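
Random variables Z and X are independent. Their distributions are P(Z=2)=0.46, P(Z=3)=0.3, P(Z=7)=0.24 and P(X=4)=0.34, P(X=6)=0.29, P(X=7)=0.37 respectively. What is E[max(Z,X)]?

6.0044

E[max(Z,X)] = Σ_z Σ_x max(z,x) · P(Z=z)P(X=x)
 = 4·0.1564 + 6·0.1334 + 7·0.1702 + 4·0.102 + 6·0.087 + 7·0.111 + 7·0.0816 + 7·0.0696 + 7·0.0888
 = 0.6256 + 0.8004 + 1.1914 + 0.408 + 0.522 + 0.777 + 0.5712 + 0.4872 + 0.6216
 = 6.0044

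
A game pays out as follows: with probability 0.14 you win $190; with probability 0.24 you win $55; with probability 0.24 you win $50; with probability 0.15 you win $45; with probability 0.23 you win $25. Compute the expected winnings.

E[payout] = 190·0.14 + 55·0.24 + 50·0.24 + 45·0.15 + 25·0.23
 = 26.6 + 13.2 + 12 + 6.75 + 5.75
 = 64.3

64.3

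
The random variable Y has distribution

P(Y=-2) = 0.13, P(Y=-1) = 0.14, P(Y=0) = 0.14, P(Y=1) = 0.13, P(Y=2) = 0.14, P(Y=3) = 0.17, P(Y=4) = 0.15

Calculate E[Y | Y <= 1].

-0.5

P(Y <= 1) = 0.13 + 0.14 + 0.14 + 0.13 = 0.54.
E[Y | Y <= 1] = [(-2)·0.13 + (-1)·0.14 + 0·0.14 + 1·0.13] / 0.54
 = -0.27 / 0.54
 = -1/2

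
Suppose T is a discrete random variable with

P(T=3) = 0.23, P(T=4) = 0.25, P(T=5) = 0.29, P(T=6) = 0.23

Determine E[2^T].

29.84

E[2^T] = Σ 2^t·P(T=t)
 = 8·0.23 + 16·0.25 + 32·0.29 + 64·0.23
 = 1.84 + 4 + 9.28 + 14.72
 = 29.84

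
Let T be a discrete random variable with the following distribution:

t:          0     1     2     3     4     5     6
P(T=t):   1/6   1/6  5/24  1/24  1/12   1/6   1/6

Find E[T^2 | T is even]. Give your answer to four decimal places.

13.0667

P(T is even) = 1/6 + 5/24 + 1/12 + 1/6 = 5/8.
E[T^2 | T is even] = [0·1/6 + 4·5/24 + 16·1/12 + 36·1/6] / (5/8)
 = 49/6 / (5/8)
 = 196/15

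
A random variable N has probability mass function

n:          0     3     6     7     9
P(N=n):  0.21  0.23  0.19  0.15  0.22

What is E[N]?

E[N] = Σ n·P(N=n)
 = 0·0.21 + 3·0.23 + 6·0.19 + 7·0.15 + 9·0.22
 = 0 + 0.69 + 1.14 + 1.05 + 1.98
 = 4.86

4.86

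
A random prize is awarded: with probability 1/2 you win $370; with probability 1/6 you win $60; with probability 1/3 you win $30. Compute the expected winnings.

205

E[payout] = 370·1/2 + 60·1/6 + 30·1/3
 = 185 + 10 + 10
 = 205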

▸ YOUR GOAL
Each line of the entries that contains the word "discrete" should be listed.

▸ YOUR SOLUTION
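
Suppose T is a discrete random variable with
Let T be a discrete random variable with the following distribution: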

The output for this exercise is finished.